Work required: Lines from the one with "Let f(z) = -4/(3*z" through the end of the listing below should be set down exactly, with no other line included.

Records supplied:
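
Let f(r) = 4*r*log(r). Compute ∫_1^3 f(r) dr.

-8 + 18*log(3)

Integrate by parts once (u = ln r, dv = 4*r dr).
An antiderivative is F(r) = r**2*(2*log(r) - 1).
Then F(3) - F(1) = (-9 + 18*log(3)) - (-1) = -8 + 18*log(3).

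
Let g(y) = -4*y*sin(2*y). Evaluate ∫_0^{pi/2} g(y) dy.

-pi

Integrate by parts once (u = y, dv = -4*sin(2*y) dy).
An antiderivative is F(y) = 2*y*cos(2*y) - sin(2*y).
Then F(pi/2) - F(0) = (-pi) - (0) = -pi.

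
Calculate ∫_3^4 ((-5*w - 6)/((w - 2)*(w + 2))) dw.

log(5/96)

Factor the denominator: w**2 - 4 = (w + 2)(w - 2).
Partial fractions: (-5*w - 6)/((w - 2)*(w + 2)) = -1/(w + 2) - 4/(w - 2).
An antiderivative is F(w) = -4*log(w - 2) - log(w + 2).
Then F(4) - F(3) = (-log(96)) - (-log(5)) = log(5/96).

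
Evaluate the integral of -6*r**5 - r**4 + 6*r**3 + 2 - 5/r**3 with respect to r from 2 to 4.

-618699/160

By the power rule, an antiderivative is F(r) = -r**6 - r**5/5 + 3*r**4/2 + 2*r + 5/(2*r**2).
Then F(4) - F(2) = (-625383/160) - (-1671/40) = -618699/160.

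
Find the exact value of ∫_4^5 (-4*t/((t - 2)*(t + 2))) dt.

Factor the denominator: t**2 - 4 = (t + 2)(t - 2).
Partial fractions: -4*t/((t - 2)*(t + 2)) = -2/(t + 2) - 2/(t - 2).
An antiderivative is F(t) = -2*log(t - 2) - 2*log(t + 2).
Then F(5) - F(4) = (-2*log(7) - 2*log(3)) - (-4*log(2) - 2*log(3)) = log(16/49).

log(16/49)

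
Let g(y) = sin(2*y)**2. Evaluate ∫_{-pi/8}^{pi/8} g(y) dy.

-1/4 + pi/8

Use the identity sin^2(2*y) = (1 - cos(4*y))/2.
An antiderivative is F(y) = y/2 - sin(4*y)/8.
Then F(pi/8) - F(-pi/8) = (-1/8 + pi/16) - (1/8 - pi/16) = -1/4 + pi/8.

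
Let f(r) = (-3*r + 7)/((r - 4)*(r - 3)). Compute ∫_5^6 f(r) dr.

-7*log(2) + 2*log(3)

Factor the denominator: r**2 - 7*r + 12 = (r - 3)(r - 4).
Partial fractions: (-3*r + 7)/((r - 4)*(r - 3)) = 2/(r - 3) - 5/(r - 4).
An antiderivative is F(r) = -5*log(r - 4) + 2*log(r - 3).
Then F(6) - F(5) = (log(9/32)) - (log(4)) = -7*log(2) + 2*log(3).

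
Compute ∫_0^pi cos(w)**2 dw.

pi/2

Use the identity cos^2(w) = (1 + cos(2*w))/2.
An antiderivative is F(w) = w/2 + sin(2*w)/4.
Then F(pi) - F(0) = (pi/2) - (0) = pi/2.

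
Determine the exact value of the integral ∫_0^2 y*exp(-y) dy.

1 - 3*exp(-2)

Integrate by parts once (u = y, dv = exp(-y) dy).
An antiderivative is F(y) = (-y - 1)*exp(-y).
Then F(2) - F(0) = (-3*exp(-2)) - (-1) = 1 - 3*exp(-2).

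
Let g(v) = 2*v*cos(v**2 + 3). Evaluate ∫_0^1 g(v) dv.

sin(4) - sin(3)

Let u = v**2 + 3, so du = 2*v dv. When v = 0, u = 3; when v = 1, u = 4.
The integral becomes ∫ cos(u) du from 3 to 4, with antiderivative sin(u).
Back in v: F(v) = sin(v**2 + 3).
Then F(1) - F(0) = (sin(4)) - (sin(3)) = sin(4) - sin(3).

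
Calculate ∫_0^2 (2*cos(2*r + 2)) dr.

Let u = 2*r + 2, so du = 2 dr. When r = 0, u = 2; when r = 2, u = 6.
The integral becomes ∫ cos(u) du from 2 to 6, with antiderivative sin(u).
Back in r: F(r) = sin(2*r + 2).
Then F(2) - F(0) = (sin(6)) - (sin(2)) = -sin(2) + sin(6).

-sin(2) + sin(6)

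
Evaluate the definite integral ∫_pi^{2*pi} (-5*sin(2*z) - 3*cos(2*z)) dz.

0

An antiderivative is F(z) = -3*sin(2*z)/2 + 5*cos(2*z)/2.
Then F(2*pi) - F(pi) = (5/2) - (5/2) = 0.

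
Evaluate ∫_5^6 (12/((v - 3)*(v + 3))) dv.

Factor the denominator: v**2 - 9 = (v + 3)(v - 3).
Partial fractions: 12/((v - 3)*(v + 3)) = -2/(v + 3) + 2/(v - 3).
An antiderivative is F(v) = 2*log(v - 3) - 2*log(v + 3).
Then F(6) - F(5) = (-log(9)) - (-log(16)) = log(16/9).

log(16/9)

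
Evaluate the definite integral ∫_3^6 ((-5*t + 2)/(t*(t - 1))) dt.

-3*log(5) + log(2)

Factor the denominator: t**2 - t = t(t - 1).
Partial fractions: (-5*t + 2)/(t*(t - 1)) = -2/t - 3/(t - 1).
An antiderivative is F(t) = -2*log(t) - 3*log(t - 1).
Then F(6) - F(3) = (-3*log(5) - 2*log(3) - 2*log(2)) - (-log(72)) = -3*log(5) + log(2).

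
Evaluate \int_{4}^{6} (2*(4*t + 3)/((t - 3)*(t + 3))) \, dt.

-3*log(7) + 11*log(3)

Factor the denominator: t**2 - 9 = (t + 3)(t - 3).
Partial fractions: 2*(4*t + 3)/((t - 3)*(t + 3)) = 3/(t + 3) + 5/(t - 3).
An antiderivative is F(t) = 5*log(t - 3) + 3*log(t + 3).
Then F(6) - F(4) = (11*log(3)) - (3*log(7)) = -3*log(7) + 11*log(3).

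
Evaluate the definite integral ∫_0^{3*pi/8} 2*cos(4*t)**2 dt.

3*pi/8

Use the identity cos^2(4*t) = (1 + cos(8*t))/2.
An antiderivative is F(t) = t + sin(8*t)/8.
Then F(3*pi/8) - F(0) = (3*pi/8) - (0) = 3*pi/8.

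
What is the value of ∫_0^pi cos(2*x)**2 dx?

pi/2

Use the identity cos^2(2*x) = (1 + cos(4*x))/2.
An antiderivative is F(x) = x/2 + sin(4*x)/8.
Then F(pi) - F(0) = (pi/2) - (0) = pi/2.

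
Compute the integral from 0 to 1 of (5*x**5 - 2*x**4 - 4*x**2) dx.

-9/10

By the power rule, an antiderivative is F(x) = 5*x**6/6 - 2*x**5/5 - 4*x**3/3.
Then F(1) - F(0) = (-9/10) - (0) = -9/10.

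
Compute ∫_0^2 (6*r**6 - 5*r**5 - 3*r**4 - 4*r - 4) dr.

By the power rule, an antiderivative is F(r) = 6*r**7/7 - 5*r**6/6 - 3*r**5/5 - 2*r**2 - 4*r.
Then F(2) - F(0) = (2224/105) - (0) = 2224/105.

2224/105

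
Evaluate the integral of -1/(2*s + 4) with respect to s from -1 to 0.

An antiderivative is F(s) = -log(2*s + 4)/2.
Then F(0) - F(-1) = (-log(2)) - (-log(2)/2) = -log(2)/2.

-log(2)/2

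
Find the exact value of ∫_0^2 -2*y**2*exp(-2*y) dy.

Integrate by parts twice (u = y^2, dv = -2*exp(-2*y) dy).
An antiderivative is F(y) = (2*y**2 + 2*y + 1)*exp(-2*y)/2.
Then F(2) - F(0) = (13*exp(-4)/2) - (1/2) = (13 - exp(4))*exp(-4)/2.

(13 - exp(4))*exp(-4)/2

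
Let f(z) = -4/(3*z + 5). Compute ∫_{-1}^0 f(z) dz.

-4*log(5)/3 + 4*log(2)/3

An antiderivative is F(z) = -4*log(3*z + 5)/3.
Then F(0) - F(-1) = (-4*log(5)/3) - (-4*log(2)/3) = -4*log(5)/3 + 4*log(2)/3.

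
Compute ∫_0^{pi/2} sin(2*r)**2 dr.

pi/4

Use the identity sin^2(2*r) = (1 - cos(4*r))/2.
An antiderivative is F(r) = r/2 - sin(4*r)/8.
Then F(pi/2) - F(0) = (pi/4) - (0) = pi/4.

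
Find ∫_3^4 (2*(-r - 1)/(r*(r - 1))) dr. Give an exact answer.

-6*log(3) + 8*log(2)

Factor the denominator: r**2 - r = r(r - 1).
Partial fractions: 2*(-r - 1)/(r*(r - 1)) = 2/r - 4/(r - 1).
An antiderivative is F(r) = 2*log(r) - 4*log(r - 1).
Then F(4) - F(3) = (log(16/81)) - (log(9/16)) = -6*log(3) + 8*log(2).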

Result of the exercise:
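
Let f(z) = -4/(3*z + 5). Compute ∫_{-1}^0 f(z) dz.

-4*log(5)/3 + 4*log(2)/3

An antiderivative is F(z) = -4*log(3*z + 5)/3.
Then F(0) - F(-1) = (-4*log(5)/3) - (-4*log(2)/3) = -4*log(5)/3 + 4*log(2)/3.

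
Compute ∫_0^{pi/2} sin(2*r)**2 dr.

pi/4

Use the identity sin^2(2*r) = (1 - cos(4*r))/2.
An antiderivative is F(r) = r/2 - sin(4*r)/8.
Then F(pi/2) - F(0) = (pi/4) - (0) = pi/4.

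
Find ∫_3^4 (2*(-r - 1)/(r*(r - 1))) dr. Give an exact answer.

-6*log(3) + 8*log(2)

Factor the denominator: r**2 - r = r(r - 1).
Partial fractions: 2*(-r - 1)/(r*(r - 1)) = 2/r - 4/(r - 1).
An antiderivative is F(r) = 2*log(r) - 4*log(r - 1).
Then F(4) - F(3) = (log(16/81)) - (log(9/16)) = -6*log(3) + 8*log(2).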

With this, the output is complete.